Saved entries:
************
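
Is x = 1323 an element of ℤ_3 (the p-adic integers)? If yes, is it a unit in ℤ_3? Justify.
x ∈ ℤ_3 but not a unit; v_3(x) = 3 > 0

ℤ_3 = {x ∈ ℚ_3 : v_3(x) ≥ 0} and ℤ_3^× = {x ∈ ℤ_3 : v_3(x) = 0}. Here v_3(1323) = v_3(num) − v_3(den) = 3; compare against these criteria.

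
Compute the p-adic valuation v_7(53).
v_7(53) = 0

v_7(n) is the largest exponent k such that 7^k divides n. Factor out: 53 = 7^0 · 53. (Sign doesn't affect v_p.) So v_7(53) = 0.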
************
## Your task
This calls for all of the entries above, repeated exactly.

## Your solution
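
Is x = 1323 an element of ℤ_3 (the p-adic integers)? If yes, is it a unit in ℤ_3? Justify.
x ∈ ℤ_3 but not a unit; v_3(x) = 3 > 0

ℤ_3 = {x ∈ ℚ_3 : v_3(x) ≥ 0} and ℤ_3^× = {x ∈ ℤ_3 : v_3(x) = 0}. Here v_3(1323) = v_3(num) − v_3(den) = 3; compare against these criteria.

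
Compute the p-adic valuation v_7(53).
v_7(53) = 0

v_7(n) is the largest exponent k such that 7^k divides n. Factor out: 53 = 7^0 · 53. (Sign doesn't affect v_p.) So v_7(53) = 0.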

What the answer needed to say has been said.